About this exercise — Look through the records below and copy each line that includes the word "Gather".
=======
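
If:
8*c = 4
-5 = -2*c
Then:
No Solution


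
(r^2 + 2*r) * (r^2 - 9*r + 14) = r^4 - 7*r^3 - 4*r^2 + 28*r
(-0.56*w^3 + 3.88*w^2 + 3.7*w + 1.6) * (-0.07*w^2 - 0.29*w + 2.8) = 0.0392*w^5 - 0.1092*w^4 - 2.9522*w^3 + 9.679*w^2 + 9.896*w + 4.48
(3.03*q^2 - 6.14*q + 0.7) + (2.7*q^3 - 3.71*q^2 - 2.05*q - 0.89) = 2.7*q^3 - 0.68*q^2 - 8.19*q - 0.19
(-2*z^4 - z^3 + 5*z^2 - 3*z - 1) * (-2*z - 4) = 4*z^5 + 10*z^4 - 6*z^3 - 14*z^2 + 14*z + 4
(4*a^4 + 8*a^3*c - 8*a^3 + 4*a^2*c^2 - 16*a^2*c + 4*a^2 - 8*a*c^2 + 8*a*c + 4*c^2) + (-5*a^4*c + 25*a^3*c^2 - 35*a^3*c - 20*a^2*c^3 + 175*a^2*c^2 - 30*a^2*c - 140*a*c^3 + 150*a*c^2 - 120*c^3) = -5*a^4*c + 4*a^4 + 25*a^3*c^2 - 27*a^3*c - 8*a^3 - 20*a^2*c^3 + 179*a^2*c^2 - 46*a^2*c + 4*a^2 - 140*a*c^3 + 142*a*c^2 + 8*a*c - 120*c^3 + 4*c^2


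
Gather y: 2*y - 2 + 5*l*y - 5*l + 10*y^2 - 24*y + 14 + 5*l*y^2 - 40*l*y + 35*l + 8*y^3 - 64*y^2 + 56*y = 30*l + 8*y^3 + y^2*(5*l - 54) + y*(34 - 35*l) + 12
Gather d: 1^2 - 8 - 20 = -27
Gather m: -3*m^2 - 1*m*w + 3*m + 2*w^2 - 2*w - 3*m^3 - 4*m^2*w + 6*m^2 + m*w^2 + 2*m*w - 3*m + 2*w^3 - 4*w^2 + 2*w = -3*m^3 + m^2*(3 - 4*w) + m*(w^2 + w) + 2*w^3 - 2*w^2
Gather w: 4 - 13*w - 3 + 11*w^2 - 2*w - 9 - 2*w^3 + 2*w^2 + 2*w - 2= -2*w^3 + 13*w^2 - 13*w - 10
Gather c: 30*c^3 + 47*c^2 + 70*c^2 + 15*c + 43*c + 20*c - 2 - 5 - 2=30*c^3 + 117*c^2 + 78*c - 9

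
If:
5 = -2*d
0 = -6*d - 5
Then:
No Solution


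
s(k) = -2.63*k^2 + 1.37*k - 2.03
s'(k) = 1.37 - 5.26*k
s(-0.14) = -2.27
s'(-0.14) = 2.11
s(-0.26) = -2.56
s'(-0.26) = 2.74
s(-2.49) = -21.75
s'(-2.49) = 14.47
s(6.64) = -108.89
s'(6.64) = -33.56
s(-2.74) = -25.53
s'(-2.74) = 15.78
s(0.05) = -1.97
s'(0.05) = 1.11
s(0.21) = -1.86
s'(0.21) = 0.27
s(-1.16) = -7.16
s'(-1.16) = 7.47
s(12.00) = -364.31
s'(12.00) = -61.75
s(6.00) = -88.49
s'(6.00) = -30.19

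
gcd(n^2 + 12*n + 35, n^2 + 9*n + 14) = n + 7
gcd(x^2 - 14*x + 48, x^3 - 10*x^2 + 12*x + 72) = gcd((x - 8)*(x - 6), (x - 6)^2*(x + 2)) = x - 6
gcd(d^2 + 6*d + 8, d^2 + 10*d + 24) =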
=======
Exercise response —
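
Gather y: 2*y - 2 + 5*l*y - 5*l + 10*y^2 - 24*y + 14 + 5*l*y^2 - 40*l*y + 35*l + 8*y^3 - 64*y^2 + 56*y = 30*l + 8*y^3 + y^2*(5*l - 54) + y*(34 - 35*l) + 12
Gather d: 1^2 - 8 - 20 = -27
Gather m: -3*m^2 - 1*m*w + 3*m + 2*w^2 - 2*w - 3*m^3 - 4*m^2*w + 6*m^2 + m*w^2 + 2*m*w - 3*m + 2*w^3 - 4*w^2 + 2*w = -3*m^3 + m^2*(3 - 4*w) + m*(w^2 + w) + 2*w^3 - 2*w^2
Gather w: 4 - 13*w - 3 + 11*w^2 - 2*w - 9 - 2*w^3 + 2*w^2 + 2*w - 2= -2*w^3 + 13*w^2 - 13*w - 10
Gather c: 30*c^3 + 47*c^2 + 70*c^2 + 15*c + 43*c + 20*c - 2 - 5 - 2=30*c^3 + 117*c^2 + 78*c - 9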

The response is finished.